(Saved entries)
---
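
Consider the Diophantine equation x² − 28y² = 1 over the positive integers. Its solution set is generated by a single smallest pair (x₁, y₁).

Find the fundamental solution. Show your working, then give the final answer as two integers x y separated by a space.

√28 → a₀=5, period (3,2,3,10); ℓ=4 even so k=3
a_0=5:  p_0=5·1+0=5,  q_0=5·0+1=1
a_1=3:  p_1=3·5+1=16,  q_1=3·1+0=3
a_2=2:  p_2=2·16+5=37,  q_2=2·3+1=7
a_3=3:  p_3=3·37+16=127,  q_3=3·7+3=24
fundamental: x₁=127, y₁=24  (since 16129 − 28·576 = 1)

127 24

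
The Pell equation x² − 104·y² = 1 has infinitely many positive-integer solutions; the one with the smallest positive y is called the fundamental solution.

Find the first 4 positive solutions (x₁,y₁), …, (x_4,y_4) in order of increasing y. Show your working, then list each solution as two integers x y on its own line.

51 5
5201 510
530451 52015
54100801 5305020

d=104: √d = [10; 5,20] (ℓ=2, even), read p_1/q_1
k=0  a_k=10  p_k/q_k = 10/1
k=1  a_k=5  p_k/q_k = 51/5
fundamental: x₁=51, y₁=5  (since 2601 − 104·25 = 1)
(x_2, y_2) = (51·51 + 104·5·5, 51·5 + 5·51) = (5201, 510)
(x_3, y_3) = (51·5201 + 104·5·510, 51·510 + 5·5201) = (530451, 52015)
(x_4, y_4) = (51·530451 + 104·5·52015, 51·52015 + 5·530451) = (54100801, 5305020)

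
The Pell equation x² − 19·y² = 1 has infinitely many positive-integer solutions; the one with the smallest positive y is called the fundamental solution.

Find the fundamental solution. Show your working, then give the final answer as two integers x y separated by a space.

[4; 2,1,3,1,2,8] for √19; ℓ=6 ⇒ convergent index 5
i=0: a=4 ⇒ p=4, q=1
i=1: a=2 ⇒ p=9, q=2
i=2: a=1 ⇒ p=13, q=3
i=3: a=3 ⇒ p=48, q=11
i=4: a=1 ⇒ p=61, q=14
i=5: a=2 ⇒ p=170, q=39
→ (170, 39).  Check: 170²=28900, 19·39²=28899, difference 1.

170 39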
---
All of the data above needs to be written out again, exactly.

# Result for this exercise:
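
Consider the Diophantine equation x² − 28y² = 1 over the positive integers. Its solution set is generated by a single smallest pair (x₁, y₁).

Find the fundamental solution. Show your working, then give the final answer as two integers x y separated by a space.

√28 → a₀=5, period (3,2,3,10); ℓ=4 even so k=3
a_0=5:  p_0=5·1+0=5,  q_0=5·0+1=1
a_1=3:  p_1=3·5+1=16,  q_1=3·1+0=3
a_2=2:  p_2=2·16+5=37,  q_2=2·3+1=7
a_3=3:  p_3=3·37+16=127,  q_3=3·7+3=24
fundamental: x₁=127, y₁=24  (since 16129 − 28·576 = 1)

127 24

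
The Pell equation x² − 104·y² = 1 has infinitely many positive-integer solutions; the one with the smallest positive y is called the fundamental solution.

Find the first 4 positive solutions (x₁,y₁), …, (x_4,y_4) in order of increasing y. Show your working, then list each solution as two integers x y on its own line.

51 5
5201 510
530451 52015
54100801 5305020

d=104: √d = [10; 5,20] (ℓ=2, even), read p_1/q_1
k=0  a_k=10  p_k/q_k = 10/1
k=1  a_k=5  p_k/q_k = 51/5
fundamental: x₁=51, y₁=5  (since 2601 − 104·25 = 1)
(x_2, y_2) = (51·51 + 104·5·5, 51·5 + 5·51) = (5201, 510)
(x_3, y_3) = (51·5201 + 104·5·510, 51·510 + 5·5201) = (530451, 52015)
(x_4, y_4) = (51·530451 + 104·5·52015, 51·52015 + 5·530451) = (54100801, 5305020)

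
The Pell equation x² − 19·y² = 1 has infinitely many positive-integer solutions; the one with the smallest positive y is called the fundamental solution.

Find the fundamental solution. Show your working, then give the final answer as two integers x y separated by a space.

[4; 2,1,3,1,2,8] for √19; ℓ=6 ⇒ convergent index 5
i=0: a=4 ⇒ p=4, q=1
i=1: a=2 ⇒ p=9, q=2
i=2: a=1 ⇒ p=13, q=3
i=3: a=3 ⇒ p=48, q=11
i=4: a=1 ⇒ p=61, q=14
i=5: a=2 ⇒ p=170, q=39
→ (170, 39).  Check: 170²=28900, 19·39²=28899, difference 1.

170 39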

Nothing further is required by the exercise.